*Try it:* Every line of the data that includes "cell" should be copied out.

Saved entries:

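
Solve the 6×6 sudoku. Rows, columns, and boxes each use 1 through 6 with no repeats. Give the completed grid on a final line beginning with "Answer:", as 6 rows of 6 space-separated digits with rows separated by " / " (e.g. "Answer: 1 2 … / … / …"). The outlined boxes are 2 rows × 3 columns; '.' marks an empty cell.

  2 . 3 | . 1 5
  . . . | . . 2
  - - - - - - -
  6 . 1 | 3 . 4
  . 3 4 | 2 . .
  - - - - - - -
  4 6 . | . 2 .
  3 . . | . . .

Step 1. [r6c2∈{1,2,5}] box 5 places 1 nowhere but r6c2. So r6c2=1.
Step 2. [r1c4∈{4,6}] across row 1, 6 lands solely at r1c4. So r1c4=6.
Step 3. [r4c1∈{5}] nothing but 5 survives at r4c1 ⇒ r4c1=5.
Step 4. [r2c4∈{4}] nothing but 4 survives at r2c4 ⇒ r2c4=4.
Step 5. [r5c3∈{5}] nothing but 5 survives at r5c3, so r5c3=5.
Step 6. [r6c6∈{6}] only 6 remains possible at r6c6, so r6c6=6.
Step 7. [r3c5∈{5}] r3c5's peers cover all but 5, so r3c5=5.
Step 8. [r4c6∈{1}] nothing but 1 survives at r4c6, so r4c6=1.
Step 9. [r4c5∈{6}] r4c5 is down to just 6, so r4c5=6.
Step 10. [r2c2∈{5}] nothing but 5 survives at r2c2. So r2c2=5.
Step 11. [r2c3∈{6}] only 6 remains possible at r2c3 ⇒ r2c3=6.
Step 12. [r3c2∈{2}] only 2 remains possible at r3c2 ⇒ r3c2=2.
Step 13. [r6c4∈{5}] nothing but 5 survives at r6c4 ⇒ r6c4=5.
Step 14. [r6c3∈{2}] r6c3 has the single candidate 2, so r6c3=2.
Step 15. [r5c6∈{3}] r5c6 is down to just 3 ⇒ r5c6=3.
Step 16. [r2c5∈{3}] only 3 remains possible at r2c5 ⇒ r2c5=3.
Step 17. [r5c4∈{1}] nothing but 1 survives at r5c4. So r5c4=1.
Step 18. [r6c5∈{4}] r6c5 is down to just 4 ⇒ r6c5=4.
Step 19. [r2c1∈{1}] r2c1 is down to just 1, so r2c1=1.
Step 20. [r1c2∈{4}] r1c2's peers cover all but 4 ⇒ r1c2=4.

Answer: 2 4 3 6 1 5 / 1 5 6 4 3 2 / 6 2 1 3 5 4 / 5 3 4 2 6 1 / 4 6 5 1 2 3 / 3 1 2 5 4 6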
* * *
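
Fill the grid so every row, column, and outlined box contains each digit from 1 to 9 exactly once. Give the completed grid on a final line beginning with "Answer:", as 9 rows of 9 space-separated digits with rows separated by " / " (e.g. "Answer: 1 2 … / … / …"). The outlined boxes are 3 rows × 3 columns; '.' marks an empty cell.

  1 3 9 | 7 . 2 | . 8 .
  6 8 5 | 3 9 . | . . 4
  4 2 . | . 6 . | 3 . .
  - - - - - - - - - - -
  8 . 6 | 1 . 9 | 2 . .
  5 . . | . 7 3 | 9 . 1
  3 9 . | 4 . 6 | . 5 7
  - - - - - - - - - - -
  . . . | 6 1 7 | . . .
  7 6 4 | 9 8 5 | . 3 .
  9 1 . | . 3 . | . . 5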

*Result for this task:*
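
Solve the 6×6 sudoku. Rows, columns, and boxes each use 1 through 6 with no repeats. Give the completed grid on a final line beginning with "Answer:", as 6 rows of 6 space-separated digits with rows separated by " / " (e.g. "Answer: 1 2 … / … / …"). The outlined boxes are 2 rows × 3 columns; '.' marks an empty cell.
Fill the grid so every row, column, and outlined box contains each digit from 1 to 9 exactly once. Give the completed grid on a final line beginning with "Answer:", as 9 rows of 9 space-separated digits with rows separated by " / " (e.g. "Answer: 1 2 … / … / …"). The outlined boxes are 3 rows × 3 columns; '.' marks an empty cell.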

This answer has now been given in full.